— Material to process —

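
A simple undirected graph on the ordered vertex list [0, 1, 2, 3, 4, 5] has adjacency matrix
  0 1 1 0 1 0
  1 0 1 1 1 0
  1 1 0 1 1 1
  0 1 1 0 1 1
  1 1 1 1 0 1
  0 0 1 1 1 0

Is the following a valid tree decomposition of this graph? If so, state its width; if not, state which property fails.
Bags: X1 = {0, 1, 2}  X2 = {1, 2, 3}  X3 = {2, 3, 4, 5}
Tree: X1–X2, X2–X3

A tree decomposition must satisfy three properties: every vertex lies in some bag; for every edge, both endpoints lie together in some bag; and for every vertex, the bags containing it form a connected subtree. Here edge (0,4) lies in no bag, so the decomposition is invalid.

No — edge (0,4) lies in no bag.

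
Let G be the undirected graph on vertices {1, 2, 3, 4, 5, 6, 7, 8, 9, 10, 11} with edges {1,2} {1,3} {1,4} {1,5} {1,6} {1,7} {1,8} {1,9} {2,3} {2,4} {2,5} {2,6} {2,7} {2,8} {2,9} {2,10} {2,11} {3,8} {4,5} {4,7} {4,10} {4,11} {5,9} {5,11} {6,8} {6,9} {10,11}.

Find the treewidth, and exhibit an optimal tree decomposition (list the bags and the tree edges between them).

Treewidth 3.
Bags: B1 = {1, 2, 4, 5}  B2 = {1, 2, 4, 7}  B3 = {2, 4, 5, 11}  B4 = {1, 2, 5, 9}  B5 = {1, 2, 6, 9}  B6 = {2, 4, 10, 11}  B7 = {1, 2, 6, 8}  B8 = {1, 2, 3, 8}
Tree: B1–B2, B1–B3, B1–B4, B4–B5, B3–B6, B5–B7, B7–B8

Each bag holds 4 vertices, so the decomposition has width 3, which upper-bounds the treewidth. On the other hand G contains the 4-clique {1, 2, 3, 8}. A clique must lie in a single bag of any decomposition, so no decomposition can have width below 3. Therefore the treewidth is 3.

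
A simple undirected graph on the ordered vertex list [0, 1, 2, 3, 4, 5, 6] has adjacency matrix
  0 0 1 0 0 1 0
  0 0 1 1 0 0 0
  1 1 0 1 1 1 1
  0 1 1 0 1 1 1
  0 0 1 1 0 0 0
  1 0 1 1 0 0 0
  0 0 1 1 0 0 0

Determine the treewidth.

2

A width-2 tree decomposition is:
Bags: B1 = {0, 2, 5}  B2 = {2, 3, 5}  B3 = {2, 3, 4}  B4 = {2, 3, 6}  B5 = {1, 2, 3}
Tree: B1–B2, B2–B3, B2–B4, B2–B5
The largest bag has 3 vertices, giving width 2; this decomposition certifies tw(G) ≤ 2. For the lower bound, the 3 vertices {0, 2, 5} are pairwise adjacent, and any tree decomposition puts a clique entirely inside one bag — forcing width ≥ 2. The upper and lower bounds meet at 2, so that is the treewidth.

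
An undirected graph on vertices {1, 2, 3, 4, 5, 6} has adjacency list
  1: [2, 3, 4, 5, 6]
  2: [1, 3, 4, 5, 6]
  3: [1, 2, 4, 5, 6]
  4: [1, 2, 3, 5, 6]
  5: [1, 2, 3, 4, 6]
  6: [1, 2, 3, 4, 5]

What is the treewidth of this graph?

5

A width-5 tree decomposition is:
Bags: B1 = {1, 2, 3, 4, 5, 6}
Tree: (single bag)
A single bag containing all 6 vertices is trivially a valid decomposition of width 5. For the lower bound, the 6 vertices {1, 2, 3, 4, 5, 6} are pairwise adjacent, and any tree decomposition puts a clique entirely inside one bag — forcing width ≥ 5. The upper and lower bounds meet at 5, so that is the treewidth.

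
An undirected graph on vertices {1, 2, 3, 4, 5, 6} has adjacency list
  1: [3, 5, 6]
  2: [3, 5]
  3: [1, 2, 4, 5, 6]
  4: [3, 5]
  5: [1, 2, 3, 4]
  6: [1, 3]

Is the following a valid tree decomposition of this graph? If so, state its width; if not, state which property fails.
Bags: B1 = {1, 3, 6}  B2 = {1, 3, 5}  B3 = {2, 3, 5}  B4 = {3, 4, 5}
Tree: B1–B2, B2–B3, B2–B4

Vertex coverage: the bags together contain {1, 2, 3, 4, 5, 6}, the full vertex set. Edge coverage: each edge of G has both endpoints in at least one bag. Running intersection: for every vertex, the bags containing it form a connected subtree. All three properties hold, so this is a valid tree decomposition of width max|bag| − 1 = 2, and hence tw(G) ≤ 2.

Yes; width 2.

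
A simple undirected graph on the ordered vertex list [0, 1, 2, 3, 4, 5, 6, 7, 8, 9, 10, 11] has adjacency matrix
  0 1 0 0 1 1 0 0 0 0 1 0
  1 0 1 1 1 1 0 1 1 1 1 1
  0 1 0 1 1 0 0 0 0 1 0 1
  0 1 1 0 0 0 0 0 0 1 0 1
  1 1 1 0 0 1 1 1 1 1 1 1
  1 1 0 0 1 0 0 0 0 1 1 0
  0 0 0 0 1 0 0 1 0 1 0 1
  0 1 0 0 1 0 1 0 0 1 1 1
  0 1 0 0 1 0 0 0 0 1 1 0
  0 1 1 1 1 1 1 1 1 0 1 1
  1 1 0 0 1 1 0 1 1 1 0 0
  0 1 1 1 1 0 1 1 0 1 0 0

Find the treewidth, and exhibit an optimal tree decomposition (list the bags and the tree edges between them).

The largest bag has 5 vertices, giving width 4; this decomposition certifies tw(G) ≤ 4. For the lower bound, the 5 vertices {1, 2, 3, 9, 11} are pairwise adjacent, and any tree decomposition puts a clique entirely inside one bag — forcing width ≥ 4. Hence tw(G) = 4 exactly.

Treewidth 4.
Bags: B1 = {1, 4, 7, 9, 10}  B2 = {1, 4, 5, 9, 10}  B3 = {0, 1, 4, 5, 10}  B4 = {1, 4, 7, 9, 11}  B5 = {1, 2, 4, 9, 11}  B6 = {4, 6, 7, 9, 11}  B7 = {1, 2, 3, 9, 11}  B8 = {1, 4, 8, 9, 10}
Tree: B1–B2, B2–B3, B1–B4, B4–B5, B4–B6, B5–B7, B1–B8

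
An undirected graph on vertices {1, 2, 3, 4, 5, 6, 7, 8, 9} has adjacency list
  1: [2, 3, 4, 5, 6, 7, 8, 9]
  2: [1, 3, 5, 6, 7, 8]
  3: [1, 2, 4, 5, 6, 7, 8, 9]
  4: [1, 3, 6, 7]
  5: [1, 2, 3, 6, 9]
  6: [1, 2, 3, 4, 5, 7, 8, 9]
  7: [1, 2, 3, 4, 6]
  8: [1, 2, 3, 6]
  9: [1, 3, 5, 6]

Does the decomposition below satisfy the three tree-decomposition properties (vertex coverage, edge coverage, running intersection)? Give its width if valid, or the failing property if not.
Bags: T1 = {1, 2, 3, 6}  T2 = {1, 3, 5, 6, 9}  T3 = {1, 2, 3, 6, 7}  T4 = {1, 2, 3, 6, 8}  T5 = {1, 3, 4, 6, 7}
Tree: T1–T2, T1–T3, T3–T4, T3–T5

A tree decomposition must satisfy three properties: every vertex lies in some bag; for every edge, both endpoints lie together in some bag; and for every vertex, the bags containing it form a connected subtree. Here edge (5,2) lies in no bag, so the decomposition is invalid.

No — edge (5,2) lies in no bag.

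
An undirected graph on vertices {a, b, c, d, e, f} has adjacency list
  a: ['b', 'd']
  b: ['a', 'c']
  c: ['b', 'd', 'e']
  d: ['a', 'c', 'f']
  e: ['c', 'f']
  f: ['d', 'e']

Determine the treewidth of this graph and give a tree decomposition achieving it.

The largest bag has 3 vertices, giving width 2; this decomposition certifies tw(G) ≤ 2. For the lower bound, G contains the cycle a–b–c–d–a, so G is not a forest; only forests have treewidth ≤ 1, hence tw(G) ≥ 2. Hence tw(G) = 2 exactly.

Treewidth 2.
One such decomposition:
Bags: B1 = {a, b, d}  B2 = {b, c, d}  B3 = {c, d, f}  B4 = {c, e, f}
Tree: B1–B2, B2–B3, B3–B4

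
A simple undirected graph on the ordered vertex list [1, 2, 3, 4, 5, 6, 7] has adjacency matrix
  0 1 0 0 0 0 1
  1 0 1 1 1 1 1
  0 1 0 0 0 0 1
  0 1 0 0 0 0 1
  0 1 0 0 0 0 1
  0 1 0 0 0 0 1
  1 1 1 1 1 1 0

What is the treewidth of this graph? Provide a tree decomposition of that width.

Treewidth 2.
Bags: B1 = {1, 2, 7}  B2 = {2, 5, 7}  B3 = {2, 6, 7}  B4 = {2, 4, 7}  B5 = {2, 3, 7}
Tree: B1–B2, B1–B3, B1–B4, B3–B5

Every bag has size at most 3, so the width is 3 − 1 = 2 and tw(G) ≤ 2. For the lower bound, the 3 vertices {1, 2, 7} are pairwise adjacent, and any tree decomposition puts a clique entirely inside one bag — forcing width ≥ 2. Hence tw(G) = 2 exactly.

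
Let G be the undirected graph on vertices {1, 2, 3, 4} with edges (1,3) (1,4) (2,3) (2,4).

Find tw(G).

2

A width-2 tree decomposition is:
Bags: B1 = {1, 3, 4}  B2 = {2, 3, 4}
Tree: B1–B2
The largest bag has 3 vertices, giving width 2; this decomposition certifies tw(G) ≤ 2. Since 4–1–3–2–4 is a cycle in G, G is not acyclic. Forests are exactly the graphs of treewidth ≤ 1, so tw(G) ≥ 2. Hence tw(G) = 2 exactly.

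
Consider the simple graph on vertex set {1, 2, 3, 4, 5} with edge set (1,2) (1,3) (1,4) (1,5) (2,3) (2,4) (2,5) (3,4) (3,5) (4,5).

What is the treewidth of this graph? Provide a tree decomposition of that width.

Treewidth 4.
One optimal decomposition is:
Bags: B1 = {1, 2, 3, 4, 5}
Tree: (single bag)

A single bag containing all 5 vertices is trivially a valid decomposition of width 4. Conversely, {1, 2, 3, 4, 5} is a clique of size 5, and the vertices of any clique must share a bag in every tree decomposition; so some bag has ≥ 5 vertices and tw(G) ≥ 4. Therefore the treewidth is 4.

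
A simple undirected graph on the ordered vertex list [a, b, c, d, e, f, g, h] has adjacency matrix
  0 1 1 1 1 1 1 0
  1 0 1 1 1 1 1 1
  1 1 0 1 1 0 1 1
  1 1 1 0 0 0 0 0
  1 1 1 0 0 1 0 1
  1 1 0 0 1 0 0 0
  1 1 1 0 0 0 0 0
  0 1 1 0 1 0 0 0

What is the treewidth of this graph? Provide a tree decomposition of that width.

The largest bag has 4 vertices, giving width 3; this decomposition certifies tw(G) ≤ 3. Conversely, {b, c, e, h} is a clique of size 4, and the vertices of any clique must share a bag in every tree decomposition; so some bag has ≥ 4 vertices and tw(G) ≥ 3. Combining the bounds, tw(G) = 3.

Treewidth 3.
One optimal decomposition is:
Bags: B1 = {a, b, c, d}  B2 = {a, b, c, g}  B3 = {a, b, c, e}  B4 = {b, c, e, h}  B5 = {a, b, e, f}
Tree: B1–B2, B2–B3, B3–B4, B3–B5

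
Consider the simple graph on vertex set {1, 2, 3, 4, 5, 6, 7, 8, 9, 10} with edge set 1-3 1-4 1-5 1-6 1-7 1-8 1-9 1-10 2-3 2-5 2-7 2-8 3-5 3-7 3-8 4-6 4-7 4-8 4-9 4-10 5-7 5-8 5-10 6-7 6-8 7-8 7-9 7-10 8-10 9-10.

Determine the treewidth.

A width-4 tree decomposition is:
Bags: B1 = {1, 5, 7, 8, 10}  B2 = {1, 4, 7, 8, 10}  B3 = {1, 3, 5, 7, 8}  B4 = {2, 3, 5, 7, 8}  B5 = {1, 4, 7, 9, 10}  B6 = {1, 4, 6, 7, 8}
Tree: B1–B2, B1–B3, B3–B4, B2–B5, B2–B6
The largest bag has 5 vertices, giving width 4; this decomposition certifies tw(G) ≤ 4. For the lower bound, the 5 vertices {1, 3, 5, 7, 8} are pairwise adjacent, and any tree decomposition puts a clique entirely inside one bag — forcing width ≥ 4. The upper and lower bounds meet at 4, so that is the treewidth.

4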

* * *

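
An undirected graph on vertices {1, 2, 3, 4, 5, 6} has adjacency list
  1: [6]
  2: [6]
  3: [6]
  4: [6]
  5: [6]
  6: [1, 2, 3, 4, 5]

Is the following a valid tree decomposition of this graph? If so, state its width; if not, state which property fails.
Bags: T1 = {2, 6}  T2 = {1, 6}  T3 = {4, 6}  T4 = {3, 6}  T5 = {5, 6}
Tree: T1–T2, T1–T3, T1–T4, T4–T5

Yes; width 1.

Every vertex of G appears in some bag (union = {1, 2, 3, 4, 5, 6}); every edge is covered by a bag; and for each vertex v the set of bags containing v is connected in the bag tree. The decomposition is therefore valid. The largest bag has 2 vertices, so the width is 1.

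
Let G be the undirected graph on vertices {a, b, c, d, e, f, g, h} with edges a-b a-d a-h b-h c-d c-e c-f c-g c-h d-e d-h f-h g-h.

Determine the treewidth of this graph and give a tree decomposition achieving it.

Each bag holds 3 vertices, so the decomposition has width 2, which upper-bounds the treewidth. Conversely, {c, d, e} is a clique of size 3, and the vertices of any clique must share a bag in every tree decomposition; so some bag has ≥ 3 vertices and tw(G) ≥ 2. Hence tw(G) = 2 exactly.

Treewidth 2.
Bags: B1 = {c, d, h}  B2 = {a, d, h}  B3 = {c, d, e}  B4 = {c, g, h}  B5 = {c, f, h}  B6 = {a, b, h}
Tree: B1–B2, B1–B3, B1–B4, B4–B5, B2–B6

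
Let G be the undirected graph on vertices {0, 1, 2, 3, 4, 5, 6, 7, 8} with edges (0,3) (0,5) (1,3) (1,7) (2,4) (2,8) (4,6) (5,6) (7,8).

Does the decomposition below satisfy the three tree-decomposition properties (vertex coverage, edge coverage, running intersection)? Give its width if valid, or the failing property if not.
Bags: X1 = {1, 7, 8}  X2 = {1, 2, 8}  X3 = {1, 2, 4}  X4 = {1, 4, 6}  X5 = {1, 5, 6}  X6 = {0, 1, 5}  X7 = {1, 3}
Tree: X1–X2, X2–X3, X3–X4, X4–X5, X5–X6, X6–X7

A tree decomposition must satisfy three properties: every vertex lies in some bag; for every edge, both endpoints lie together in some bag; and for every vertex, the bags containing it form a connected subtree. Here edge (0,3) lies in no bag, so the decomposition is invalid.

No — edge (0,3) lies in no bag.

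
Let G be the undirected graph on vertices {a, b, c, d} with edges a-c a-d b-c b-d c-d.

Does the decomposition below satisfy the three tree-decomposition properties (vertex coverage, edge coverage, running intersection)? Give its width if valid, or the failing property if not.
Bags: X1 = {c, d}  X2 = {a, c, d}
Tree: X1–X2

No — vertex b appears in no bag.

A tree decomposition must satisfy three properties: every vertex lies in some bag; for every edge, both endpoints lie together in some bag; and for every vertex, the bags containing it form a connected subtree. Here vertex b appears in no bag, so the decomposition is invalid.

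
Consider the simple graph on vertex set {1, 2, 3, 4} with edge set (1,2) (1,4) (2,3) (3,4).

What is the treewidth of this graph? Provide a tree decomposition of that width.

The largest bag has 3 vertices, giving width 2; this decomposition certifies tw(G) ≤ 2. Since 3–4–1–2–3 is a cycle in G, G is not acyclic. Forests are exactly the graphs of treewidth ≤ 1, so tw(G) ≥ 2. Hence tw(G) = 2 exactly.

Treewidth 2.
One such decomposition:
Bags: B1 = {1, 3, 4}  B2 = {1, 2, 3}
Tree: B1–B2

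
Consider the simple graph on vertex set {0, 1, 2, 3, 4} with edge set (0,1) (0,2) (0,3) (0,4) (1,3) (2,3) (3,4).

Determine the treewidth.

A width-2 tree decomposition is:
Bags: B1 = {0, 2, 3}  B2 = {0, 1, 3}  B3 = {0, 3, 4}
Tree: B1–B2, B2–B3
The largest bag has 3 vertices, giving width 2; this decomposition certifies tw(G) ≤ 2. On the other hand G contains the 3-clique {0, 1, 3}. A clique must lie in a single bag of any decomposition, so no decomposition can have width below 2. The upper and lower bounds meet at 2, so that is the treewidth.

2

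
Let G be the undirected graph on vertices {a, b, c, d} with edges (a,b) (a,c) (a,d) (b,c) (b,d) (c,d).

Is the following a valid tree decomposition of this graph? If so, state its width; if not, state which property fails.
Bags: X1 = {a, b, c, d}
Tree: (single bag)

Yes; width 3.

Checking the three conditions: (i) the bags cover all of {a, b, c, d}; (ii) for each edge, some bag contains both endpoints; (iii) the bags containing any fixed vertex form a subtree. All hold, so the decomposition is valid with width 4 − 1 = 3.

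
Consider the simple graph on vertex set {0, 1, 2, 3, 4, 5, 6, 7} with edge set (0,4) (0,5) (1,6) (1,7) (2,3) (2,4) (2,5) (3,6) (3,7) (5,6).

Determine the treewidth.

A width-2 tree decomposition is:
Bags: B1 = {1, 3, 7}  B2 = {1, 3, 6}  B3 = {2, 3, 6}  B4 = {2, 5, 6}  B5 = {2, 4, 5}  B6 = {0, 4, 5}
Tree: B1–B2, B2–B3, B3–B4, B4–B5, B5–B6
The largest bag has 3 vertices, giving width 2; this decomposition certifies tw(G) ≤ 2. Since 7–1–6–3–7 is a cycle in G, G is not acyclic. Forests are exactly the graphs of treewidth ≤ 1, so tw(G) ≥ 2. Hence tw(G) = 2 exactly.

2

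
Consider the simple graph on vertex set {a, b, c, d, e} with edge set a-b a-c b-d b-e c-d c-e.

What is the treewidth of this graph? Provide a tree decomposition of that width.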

— Your task —
From the line holding "1 0 1 1 1 1 1 1" to the line holding "0 1 1 0 1 0 0 0", inclusive, restate each line above exactly as written.

— Result of this task —
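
  1 0 1 1 1 1 1 1
  1 1 0 1 1 0 1 1
  1 1 1 0 0 0 0 0
  1 1 1 0 0 1 0 1
  1 1 0 0 1 0 0 0
  1 1 1 0 0 0 0 0
  0 1 1 0 1 0 0 0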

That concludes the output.